------ TASK INPUTS ------

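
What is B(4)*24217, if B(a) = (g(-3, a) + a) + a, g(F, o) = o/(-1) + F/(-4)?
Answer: 460123/4 ≈ 1.1503e+5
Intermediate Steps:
g(F, o) = -o - F/4 (g(F, o) = o*(-1) + F*(-¼) = -o - F/4)
B(a) = ¾ + a (B(a) = ((-a - ¼*(-3)) + a) + a = ((-a + ¾) + a) + a = ((¾ - a) + a) + a = ¾ + a)
B(4)*24217 = (¾ + 4)*24217 = (19/4)*24217 = 460123/4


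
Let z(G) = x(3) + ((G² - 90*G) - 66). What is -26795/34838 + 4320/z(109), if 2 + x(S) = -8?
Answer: 6469609/4633454 ≈ 1.3963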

------

TASK >>
All of the entries need to be given again, word for word.

RESULT FOR THIS EXERCISE >>
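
What is B(4)*24217, if B(a) = (g(-3, a) + a) + a, g(F, o) = o/(-1) + F/(-4)?
Answer: 460123/4 ≈ 1.1503e+5
Intermediate Steps:
g(F, o) = -o - F/4 (g(F, o) = o*(-1) + F*(-¼) = -o - F/4)
B(a) = ¾ + a (B(a) = ((-a - ¼*(-3)) + a) + a = ((-a + ¾) + a) + a = ((¾ - a) + a) + a = ¾ + a)
B(4)*24217 = (¾ + 4)*24217 = (19/4)*24217 = 460123/4


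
Let z(G) = x(3) + ((G² - 90*G) - 66). What is -26795/34838 + 4320/z(109), if 2 + x(S) = -8?
Answer: 6469609/4633454 ≈ 1.3963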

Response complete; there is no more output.